# Your instructions
The lines from the start of the records through the one containing "435.4–611.2 ppb ⇒ 101–150" are to be restated word for word; please include both ends.
•••••
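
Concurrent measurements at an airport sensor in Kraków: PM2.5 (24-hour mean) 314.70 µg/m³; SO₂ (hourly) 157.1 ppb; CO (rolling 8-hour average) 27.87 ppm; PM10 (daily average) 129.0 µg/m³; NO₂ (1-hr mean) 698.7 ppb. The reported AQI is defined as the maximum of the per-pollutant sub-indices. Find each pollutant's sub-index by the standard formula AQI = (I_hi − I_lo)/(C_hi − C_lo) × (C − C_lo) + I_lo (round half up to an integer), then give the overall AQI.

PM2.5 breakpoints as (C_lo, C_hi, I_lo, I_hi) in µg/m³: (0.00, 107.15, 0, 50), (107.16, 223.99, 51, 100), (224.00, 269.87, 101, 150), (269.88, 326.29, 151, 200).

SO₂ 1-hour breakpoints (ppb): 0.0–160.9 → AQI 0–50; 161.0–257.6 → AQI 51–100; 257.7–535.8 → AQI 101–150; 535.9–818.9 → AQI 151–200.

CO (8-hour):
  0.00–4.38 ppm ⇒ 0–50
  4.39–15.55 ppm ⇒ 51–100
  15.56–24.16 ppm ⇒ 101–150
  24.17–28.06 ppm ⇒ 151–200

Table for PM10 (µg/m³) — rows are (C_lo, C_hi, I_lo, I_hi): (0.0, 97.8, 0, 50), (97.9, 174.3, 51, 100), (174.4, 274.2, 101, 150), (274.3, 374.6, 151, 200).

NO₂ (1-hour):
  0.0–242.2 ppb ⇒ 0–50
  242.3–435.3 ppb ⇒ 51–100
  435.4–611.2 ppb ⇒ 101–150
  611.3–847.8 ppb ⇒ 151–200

198

PM2.5: 314.70 lies in 269.88–326.29, so I_lo=151, I_hi=200, C_lo=269.88, C_hi=326.29.
(200−151)/(326.29−269.88) × (314.70−269.88) + 151 = 49/56.41 × 44.82 + 151 ≈ 189.93 → 190.
SO₂: row 0.0–160.9 (AQI 0–50). (50−0)·(157.1−0.0)/(160.9−0.0) + 0 = 50·157.1/160.9 + 0 ≈ 48.82 → 49.
CO: 27.87 lies in 24.17–28.06, so I_lo=151, I_hi=200, C_lo=24.17, C_hi=28.06.
(200−151)/(28.06−24.17) × (27.87−24.17) + 151 = 49/3.89 × 3.70 + 151 ≈ 197.61 → 198.
PM10: 129.0 ∈ [97.9, 174.3] ↔ index [51, 100].
51 + (129.0−97.9)·(100−51)/(174.3−97.9) = 51 + 31.1·49/76.4 ≈ 70.95, so AQI = 71.
NO₂ 698.7: bracket 611.3–847.8 → index 151–200; slope 49/236.5, offset 87.4.
AQI = 151 + 49/236.5·87.4 ≈ 169.11 ⇒ 169.
Sub-indices: PM2.5→190, SO₂→49, CO→198, PM10→71, NO₂→169. Overall AQI = max = 198; dominant pollutant is CO.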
•••••
# Exercise response
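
Concurrent measurements at an airport sensor in Kraków: PM2.5 (24-hour mean) 314.70 µg/m³; SO₂ (hourly) 157.1 ppb; CO (rolling 8-hour average) 27.87 ppm; PM10 (daily average) 129.0 µg/m³; NO₂ (1-hr mean) 698.7 ppb. The reported AQI is defined as the maximum of the per-pollutant sub-indices. Find each pollutant's sub-index by the standard formula AQI = (I_hi − I_lo)/(C_hi − C_lo) × (C − C_lo) + I_lo (round half up to an integer), then give the overall AQI.

PM2.5 breakpoints as (C_lo, C_hi, I_lo, I_hi) in µg/m³: (0.00, 107.15, 0, 50), (107.16, 223.99, 51, 100), (224.00, 269.87, 101, 150), (269.88, 326.29, 151, 200).

SO₂ 1-hour breakpoints (ppb): 0.0–160.9 → AQI 0–50; 161.0–257.6 → AQI 51–100; 257.7–535.8 → AQI 101–150; 535.9–818.9 → AQI 151–200.

CO (8-hour):
  0.00–4.38 ppm ⇒ 0–50
  4.39–15.55 ppm ⇒ 51–100
  15.56–24.16 ppm ⇒ 101–150
  24.17–28.06 ppm ⇒ 151–200

Table for PM10 (µg/m³) — rows are (C_lo, C_hi, I_lo, I_hi): (0.0, 97.8, 0, 50), (97.9, 174.3, 51, 100), (174.4, 274.2, 101, 150), (274.3, 374.6, 151, 200).

NO₂ (1-hour):
  0.0–242.2 ppb ⇒ 0–50
  242.3–435.3 ppb ⇒ 51–100
  435.4–611.2 ppb ⇒ 101–150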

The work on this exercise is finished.